*** Opening of Data listing ***

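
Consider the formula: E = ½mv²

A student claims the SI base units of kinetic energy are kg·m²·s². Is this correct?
Units of each symbol in E = ½mv²:
  m (mass): kg
  v (speed): m/s  → to the power 2, contributes m²/s²
  The factor ½ is dimensionless.

Multiplying the contributions: [kg] · [m²/s²]
Adding exponents of each base unit: kg: 1, m: 2, s: -2
SI base units of kinetic energy: kg·m²/s²

The claimed units kg·m²·s² (exponents kg: 1, m: 2, s: 2) do not match the derived units kg·m²/s² (exponents kg: 1, m: 2, s: -2), so the claim is incorrect.

Answer: No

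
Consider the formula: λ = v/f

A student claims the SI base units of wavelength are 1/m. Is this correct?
Units of each symbol in λ = v/f:
  v (wave speed): m/s
  f (frequency): 1/s  → in the denominator, contributes s

Multiplying the contributions: [m/s] · [s]
Adding exponents of each base unit: m: 1
SI base units of wavelength: m

The claimed units 1/m (exponents m: -1) do not match the derived units m (exponents m: 1), so the claim is incorrect.

Answer: No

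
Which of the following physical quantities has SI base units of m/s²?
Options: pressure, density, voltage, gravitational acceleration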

*** Close of Data listing ***

• _Task to carry out_: Find every line in the listing that holds the string "Consider", then say how many there are as a bare number.

• _Exercise solution_: 2